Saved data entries

[Start of Attachment]

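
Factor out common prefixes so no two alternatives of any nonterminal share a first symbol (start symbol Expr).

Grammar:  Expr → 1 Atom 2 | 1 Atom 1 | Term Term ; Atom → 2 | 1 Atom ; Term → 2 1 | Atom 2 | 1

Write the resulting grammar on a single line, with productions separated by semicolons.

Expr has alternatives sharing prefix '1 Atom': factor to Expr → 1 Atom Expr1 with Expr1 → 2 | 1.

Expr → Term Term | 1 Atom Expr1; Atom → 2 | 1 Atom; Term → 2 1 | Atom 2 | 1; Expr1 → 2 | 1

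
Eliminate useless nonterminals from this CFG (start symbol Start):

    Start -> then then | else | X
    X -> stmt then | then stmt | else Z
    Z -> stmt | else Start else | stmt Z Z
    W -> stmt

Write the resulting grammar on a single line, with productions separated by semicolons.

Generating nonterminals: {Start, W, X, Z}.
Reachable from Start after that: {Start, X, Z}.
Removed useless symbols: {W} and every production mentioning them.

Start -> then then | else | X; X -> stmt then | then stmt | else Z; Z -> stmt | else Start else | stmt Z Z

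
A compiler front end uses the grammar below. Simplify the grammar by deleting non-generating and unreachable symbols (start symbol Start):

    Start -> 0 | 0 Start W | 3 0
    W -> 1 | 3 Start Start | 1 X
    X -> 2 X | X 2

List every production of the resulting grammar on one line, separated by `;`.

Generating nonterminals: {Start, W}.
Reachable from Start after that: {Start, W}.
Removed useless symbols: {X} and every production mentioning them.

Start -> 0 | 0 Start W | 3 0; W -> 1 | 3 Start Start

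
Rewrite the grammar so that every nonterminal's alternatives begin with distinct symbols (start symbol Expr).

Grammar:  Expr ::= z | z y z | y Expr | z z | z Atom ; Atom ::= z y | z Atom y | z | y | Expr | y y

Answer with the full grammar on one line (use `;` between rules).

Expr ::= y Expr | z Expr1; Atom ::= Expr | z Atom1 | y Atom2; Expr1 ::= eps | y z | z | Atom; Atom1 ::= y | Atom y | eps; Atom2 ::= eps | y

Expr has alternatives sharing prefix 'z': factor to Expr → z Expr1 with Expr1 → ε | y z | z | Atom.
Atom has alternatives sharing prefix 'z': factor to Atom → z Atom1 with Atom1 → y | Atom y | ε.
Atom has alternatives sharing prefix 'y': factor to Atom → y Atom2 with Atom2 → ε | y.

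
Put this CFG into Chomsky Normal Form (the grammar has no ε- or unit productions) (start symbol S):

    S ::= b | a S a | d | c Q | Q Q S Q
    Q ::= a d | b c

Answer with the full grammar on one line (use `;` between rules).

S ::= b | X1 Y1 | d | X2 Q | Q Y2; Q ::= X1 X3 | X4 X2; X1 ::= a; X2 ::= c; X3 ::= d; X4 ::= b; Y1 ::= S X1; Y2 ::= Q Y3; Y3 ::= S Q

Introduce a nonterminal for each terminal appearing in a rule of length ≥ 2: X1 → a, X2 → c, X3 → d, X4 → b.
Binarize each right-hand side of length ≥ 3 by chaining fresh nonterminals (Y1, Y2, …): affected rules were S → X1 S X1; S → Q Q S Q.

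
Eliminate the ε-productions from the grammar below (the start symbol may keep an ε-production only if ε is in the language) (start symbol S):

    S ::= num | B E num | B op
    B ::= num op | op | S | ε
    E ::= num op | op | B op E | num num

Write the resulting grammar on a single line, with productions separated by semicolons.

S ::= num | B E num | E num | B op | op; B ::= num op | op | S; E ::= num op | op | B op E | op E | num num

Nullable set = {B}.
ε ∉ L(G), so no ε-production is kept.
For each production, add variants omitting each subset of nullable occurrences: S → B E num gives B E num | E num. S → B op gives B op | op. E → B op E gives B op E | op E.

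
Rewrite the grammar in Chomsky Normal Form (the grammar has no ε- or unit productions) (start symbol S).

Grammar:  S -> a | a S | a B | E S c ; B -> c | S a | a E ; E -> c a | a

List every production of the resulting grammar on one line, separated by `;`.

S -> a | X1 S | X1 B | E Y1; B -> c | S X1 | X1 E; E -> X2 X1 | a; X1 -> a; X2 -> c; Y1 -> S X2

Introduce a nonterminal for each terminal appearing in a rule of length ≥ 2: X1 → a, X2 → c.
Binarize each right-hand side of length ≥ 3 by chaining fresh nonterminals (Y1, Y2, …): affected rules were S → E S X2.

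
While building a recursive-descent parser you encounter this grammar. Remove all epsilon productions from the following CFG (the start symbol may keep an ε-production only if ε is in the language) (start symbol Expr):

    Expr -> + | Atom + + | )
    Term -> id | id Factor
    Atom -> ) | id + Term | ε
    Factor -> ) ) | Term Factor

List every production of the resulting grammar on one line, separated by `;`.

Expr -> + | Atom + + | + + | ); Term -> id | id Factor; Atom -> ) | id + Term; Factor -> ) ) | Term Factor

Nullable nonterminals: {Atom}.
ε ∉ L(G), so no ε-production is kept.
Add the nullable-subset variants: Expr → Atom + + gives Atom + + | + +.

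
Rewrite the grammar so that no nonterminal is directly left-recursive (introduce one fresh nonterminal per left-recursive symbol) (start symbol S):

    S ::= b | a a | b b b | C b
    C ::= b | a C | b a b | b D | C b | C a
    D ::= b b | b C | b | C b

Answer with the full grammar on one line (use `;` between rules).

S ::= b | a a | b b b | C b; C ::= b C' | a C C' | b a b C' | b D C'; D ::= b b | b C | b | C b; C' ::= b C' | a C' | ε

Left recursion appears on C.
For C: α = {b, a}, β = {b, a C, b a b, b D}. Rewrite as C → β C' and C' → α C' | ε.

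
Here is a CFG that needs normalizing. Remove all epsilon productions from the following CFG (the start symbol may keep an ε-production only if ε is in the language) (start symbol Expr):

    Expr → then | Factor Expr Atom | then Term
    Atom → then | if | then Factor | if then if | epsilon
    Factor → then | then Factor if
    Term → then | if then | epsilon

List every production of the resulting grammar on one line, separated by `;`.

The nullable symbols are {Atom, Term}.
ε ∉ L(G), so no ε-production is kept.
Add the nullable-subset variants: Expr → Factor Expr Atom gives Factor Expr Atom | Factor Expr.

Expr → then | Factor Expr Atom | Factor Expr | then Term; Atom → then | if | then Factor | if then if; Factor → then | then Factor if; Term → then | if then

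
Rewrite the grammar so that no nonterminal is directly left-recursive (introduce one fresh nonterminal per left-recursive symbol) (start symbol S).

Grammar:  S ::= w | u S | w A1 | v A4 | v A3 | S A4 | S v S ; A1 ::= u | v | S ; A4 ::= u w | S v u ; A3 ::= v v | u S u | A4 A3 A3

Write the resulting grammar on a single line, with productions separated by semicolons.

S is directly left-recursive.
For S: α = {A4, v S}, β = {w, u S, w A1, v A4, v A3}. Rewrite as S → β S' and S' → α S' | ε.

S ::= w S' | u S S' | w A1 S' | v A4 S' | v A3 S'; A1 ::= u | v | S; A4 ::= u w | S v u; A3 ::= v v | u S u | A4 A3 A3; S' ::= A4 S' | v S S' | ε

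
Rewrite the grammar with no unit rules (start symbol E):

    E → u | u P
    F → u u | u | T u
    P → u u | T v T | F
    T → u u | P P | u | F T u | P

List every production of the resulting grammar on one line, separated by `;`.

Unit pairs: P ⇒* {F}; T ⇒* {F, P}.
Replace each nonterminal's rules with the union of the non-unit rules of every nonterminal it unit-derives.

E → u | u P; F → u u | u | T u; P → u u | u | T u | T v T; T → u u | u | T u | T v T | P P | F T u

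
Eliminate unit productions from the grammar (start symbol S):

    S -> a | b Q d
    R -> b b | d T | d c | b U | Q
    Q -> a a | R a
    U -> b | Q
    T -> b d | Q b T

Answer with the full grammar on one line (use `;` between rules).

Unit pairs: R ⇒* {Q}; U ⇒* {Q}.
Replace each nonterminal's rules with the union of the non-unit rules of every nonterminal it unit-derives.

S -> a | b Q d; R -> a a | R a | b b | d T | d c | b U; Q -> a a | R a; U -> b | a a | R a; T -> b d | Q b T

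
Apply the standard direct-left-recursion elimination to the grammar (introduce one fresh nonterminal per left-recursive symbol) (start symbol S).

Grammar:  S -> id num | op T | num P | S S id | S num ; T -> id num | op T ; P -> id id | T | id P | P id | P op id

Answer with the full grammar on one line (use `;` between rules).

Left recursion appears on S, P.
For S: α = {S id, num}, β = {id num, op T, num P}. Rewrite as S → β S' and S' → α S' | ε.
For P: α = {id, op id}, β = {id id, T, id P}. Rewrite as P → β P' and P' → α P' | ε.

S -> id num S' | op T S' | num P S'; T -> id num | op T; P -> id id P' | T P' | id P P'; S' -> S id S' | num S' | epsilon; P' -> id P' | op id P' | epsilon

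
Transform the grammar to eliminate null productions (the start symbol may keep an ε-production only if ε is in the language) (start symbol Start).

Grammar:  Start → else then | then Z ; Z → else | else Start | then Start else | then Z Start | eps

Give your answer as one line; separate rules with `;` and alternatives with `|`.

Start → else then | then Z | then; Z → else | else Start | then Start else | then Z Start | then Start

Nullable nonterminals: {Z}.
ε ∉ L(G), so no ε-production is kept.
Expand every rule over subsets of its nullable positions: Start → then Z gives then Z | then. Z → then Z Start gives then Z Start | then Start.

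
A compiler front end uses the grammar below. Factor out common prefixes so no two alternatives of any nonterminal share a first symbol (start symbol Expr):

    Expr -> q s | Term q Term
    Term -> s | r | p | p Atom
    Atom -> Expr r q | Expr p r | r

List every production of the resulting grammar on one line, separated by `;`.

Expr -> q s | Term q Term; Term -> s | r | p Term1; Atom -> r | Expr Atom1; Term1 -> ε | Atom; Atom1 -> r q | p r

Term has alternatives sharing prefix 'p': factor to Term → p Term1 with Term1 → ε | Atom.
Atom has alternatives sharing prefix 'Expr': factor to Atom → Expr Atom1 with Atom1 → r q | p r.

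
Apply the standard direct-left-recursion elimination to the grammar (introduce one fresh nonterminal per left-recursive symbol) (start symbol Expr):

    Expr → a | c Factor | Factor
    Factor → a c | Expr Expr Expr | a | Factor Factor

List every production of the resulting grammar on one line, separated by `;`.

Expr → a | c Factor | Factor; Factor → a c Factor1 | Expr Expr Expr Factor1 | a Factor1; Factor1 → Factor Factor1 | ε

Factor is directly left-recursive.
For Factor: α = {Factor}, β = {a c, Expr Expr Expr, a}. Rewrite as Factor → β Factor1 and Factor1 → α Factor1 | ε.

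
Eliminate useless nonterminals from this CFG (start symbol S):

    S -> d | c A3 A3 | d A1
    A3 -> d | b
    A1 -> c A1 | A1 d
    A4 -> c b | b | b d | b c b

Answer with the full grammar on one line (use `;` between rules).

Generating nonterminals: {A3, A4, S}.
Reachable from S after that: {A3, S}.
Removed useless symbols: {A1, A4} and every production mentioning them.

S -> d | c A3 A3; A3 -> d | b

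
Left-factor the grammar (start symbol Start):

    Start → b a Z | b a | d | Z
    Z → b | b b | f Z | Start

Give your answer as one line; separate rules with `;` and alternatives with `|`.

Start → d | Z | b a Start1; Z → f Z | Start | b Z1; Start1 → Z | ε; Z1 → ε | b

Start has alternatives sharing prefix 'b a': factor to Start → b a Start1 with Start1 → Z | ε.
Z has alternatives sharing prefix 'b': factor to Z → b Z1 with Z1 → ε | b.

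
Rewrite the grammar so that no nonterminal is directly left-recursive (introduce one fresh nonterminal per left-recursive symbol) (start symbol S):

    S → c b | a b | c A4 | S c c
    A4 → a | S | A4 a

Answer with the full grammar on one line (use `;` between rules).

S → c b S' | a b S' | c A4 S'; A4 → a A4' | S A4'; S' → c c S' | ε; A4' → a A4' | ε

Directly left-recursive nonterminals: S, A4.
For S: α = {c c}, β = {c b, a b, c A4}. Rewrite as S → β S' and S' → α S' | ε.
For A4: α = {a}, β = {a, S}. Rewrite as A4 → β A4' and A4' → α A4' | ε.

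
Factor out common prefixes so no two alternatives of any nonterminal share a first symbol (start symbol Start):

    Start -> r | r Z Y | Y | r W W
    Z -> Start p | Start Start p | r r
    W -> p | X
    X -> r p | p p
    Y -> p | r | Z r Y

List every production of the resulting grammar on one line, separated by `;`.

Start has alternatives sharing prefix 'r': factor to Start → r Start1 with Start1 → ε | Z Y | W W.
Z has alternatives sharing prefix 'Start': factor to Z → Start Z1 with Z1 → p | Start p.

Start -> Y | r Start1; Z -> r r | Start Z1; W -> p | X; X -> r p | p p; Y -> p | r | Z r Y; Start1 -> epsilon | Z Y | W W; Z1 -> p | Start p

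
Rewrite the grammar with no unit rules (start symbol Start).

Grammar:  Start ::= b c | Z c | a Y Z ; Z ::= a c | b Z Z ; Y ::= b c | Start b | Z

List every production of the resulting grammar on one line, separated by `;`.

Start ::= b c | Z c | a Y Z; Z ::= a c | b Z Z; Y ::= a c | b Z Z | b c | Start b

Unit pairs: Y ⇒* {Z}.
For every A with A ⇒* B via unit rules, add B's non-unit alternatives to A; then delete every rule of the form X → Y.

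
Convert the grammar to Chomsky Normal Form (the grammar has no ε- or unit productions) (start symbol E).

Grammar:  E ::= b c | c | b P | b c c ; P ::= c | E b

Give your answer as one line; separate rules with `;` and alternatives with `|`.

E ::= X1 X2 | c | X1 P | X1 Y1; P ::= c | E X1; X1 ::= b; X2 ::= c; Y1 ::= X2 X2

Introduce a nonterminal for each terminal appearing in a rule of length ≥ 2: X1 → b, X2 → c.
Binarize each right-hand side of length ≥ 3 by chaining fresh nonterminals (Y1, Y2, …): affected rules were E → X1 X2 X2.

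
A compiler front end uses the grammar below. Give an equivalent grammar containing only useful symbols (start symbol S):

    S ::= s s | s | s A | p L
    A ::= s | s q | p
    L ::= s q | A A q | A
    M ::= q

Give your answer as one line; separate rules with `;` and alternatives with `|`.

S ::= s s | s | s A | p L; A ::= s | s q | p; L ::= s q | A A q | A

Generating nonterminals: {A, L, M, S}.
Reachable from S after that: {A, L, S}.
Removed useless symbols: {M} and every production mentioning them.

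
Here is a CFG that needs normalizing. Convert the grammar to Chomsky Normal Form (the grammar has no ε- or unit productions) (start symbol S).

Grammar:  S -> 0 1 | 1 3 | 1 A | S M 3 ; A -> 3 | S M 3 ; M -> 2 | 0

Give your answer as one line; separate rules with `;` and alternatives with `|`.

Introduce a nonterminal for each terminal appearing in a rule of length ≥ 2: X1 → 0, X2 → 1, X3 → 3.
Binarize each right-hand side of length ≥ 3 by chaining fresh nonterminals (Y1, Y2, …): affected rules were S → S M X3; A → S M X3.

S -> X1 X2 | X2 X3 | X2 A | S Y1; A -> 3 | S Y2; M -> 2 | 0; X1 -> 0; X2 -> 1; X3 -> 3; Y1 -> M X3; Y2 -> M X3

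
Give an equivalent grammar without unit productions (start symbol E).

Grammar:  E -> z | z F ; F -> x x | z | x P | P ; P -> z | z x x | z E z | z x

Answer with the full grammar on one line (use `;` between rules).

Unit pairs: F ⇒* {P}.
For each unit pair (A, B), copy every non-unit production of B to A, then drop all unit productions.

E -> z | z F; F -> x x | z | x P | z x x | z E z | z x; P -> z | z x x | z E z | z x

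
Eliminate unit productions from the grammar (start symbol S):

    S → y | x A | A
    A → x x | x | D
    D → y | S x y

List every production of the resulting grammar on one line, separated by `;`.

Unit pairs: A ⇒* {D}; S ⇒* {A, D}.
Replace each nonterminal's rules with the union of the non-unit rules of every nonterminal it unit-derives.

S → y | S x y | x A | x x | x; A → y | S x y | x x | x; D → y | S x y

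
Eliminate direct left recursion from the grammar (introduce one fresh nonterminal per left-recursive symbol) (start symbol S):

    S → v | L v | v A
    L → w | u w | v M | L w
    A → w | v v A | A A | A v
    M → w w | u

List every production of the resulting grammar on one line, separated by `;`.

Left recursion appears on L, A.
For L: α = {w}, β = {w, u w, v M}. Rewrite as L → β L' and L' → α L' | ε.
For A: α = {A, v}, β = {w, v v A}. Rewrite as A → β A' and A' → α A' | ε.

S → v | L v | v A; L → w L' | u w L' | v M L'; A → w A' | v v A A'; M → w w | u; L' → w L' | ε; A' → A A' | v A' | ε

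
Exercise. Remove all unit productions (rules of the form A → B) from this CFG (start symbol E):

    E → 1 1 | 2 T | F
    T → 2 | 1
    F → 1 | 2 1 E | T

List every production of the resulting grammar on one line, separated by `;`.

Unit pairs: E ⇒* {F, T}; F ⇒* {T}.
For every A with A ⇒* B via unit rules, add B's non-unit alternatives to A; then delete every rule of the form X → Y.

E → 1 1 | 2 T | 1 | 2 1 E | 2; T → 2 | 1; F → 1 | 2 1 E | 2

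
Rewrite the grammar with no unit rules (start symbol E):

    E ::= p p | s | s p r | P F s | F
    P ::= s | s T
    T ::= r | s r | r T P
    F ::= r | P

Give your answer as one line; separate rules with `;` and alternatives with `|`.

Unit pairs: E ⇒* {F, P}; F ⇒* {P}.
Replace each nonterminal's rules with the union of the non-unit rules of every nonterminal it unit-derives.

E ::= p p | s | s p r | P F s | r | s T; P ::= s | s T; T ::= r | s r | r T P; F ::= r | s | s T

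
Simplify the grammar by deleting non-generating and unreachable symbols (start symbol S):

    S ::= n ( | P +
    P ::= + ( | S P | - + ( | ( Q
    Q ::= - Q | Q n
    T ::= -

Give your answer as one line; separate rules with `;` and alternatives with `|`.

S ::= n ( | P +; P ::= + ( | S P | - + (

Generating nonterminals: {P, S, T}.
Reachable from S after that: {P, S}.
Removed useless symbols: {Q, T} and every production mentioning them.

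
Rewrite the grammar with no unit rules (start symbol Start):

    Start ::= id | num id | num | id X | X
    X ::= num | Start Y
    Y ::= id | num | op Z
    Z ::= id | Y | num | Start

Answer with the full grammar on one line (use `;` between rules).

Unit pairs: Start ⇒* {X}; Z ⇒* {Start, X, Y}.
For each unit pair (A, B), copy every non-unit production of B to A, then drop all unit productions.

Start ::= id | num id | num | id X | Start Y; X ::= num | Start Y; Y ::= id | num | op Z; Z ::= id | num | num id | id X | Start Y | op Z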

[End of Attachment]

▶ [The problem]: Where does the string "first" appear in the records above? Return every line that holds it.

▶ [Result]:
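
Factor out common prefixes so no two alternatives of any nonterminal share a first symbol (start symbol Expr).
A compiler front end uses the grammar below. Factor out common prefixes so no two alternatives of any nonterminal share a first symbol (start symbol Expr):
Factor out common prefixes so no two alternatives of any nonterminal share a first symbol (start symbol Start):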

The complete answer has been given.